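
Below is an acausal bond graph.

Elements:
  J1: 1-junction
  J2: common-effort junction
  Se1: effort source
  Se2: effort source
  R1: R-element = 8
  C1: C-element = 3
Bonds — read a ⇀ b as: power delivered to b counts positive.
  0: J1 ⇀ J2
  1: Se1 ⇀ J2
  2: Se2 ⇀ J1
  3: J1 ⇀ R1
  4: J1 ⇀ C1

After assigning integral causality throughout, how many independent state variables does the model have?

β1 →J2  (Se1 fixes effort; stroke away)
β2 →J1  (source Se2 imposes e)
β0 →J1  (0-jn J2 has e-setter on 1)
β4 →J1  (C1 outputs effort q/C1)
β3 →R1  (closing 1-jn rule on J1)

1  (C1 all integral)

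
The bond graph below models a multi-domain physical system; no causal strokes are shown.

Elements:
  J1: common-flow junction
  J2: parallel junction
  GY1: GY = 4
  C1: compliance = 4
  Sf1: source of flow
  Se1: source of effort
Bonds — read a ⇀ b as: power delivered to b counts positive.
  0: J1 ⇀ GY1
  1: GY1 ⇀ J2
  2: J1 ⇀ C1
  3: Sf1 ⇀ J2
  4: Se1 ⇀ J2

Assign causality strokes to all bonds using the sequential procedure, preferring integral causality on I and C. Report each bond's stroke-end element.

bond 0 →GY1
bond 1 →GY1
bond 2 →J1
bond 3 →Sf1
bond 4 →J2

#3 stroke at Sf1  (source Sf1 imposes f)
#4 stroke at J2  (Se1 fixes effort; stroke away)
#1 stroke at GY1  (J2 effort already set via bond 4)
#0 stroke at GY1  (GY1 both-in/both-out from 1)
#2 stroke at J1  (1-jn J1 has f-setter on 0)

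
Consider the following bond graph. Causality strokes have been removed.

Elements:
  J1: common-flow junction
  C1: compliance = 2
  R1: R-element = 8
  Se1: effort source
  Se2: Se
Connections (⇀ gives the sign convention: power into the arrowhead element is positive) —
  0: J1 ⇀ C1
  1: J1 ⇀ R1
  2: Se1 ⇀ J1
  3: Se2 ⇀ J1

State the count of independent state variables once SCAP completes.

β2 stroke at J1  (Se1 (Se) sets effort on bond)
β3 stroke at J1  (Se2 fixes effort; stroke away)
β0 stroke at J1  (C1: C, integral causality)
β1 stroke at R1  (J1: last free bond brings flow in)

1  (C1 all integral)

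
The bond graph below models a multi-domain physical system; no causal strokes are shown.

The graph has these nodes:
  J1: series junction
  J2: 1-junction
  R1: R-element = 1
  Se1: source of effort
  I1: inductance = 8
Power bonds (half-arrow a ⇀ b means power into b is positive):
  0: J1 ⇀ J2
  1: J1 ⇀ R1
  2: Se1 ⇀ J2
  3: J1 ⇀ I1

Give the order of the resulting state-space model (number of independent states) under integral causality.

β2 stroke→J2  (Se1 (Se) sets effort on bond)
β0 stroke→J1  (J2 needs exactly one f-in)
β3 stroke→I1  (prefer integral on I1)
β1 stroke→J1  (1-jn J1 has f-setter on 3)

1  (I1 all integral)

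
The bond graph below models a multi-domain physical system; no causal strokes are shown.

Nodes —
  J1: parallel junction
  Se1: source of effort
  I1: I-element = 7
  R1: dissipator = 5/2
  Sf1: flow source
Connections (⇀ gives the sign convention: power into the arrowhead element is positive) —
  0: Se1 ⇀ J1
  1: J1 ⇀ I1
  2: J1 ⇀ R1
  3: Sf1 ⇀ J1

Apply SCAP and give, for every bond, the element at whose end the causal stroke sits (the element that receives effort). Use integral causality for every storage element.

b0 stroke at J1
b1 stroke at I1
b2 stroke at R1
b3 stroke at Sf1

β0 stroke at J1  (Se1 fixes effort; stroke away)
β3 stroke at Sf1  (Sf1 (Sf) sets flow on bond)
β1 stroke at I1  (J1: bond 0 brought effort, rest push out)
β2 stroke at R1  (J1: bond 0 brought effort, rest push out)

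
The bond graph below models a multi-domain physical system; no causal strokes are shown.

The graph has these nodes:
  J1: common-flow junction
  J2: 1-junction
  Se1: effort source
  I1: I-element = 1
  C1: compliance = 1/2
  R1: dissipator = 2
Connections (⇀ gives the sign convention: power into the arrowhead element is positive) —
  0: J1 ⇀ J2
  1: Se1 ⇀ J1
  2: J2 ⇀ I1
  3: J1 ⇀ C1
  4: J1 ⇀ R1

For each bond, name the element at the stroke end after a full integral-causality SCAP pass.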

§ **WHAT NEEDS TO BE DONE**:
What is needed is an exact transcription of every record above.

§ **RESPONSE BELOW**:
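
Below is an acausal bond graph.

Elements:
  J1: 1-junction
  J2: common-effort junction
  Se1: effort source
  Se2: effort source
  R1: R-element = 8
  C1: C-element = 3
Bonds — read a ⇀ b as: power delivered to b counts positive.
  0: J1 ⇀ J2
  1: Se1 ⇀ J2
  2: Se2 ⇀ J1
  3: J1 ⇀ R1
  4: J1 ⇀ C1

After assigning integral causality throughout, how many independent state variables does the model have?

β1 →J2  (Se1 fixes effort; stroke away)
β2 →J1  (source Se2 imposes e)
β0 →J1  (0-jn J2 has e-setter on 1)
β4 →J1  (C1 outputs effort q/C1)
β3 →R1  (closing 1-jn rule on J1)

1  (C1 all integral)

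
The bond graph below models a multi-domain physical system; no causal strokes are shown.

Elements:
  J1: common-flow junction
  J2: parallel junction
  GY1: GY = 4
  C1: compliance = 4
  Sf1: source of flow
  Se1: source of effort
Bonds — read a ⇀ b as: power delivered to b counts positive.
  0: J1 ⇀ GY1
  1: GY1 ⇀ J2
  2: J1 ⇀ C1
  3: Sf1 ⇀ J2
  4: Se1 ⇀ J2

Assign causality strokes to all bonds using the sequential procedure, preferring integral causality on I and C. Report each bond's stroke-end element.

bond 0 →GY1
bond 1 →GY1
bond 2 →J1
bond 3 →Sf1
bond 4 →J2

#3 stroke at Sf1  (source Sf1 imposes f)
#4 stroke at J2  (Se1 fixes effort; stroke away)
#1 stroke at GY1  (J2 effort already set via bond 4)
#0 stroke at GY1  (GY1 both-in/both-out from 1)
#2 stroke at J1  (1-jn J1 has f-setter on 0)

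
Consider the following bond graph. Causality strokes have been removed.

Elements:
  J1: common-flow junction
  C1: compliance = 2
  R1: R-element = 8
  Se1: effort source
  Se2: Se
Connections (⇀ gives the sign convention: power into the arrowhead element is positive) —
  0: J1 ⇀ C1
  1: J1 ⇀ R1
  2: Se1 ⇀ J1
  3: Se2 ⇀ J1

State the count of independent state variables once SCAP completes.

β2 stroke at J1  (Se1 (Se) sets effort on bond)
β3 stroke at J1  (Se2 fixes effort; stroke away)
β0 stroke at J1  (C1: C, integral causality)
β1 stroke at R1  (J1: last free bond brings flow in)

1  (C1 all integral)

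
The bond graph below models a multi-domain physical system; no causal strokes are shown.

The graph has these nodes:
  J1: series junction
  J2: 1-junction
  R1: R-element = 1
  Se1: source of effort
  I1: inductance = 8
Power bonds (half-arrow a ⇀ b means power into b is positive):
  0: J1 ⇀ J2
  1: J1 ⇀ R1
  2: Se1 ⇀ J2
  3: J1 ⇀ I1

Give the order of the resulting state-space model (number of independent states) under integral causality.

β2 stroke→J2  (Se1 (Se) sets effort on bond)
β0 stroke→J1  (J2 needs exactly one f-in)
β3 stroke→I1  (prefer integral on I1)
β1 stroke→J1  (1-jn J1 has f-setter on 3)

1  (I1 all integral)

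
The bond graph below models a multi-domain physical system; no causal strokes are shown.

Nodes —
  J1: parallel junction
  Se1: source of effort
  I1: I-element = 7
  R1: dissipator = 5/2
  Sf1: flow source
Connections (⇀ gives the sign convention: power into the arrowhead element is positive) —
  0: Se1 ⇀ J1
  1: J1 ⇀ I1
  2: J1 ⇀ R1
  3: Sf1 ⇀ J1

Apply SCAP and give, for every bond, the element at whose end the causal stroke sits (the element that receives effort). Use integral causality for every storage element.

b0 stroke at J1
b1 stroke at I1
b2 stroke at R1
b3 stroke at Sf1

β0 stroke at J1  (Se1 fixes effort; stroke away)
β3 stroke at Sf1  (Sf1 (Sf) sets flow on bond)
β1 stroke at I1  (J1: bond 0 brought effort, rest push out)
β2 stroke at R1  (J1: bond 0 brought effort, rest push out)

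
The bond graph below models a multi-domain physical system; no causal strokes are shown.

The graph has these nodes:
  J1: common-flow junction
  J2: 1-junction
  Se1: effort source
  I1: I-element = 1
  C1: compliance = 1/2
  R1: dissipator = 2
Connections (⇀ gives the sign convention: power into the arrowhead element is positive) —
  0: J1 ⇀ J2
  1: Se1 ⇀ J1
  2: J2 ⇀ I1
  3: J1 ⇀ C1
  4: J1 ⇀ R1

For each bond, name the element at the stroke end after a full integral-causality SCAP pass.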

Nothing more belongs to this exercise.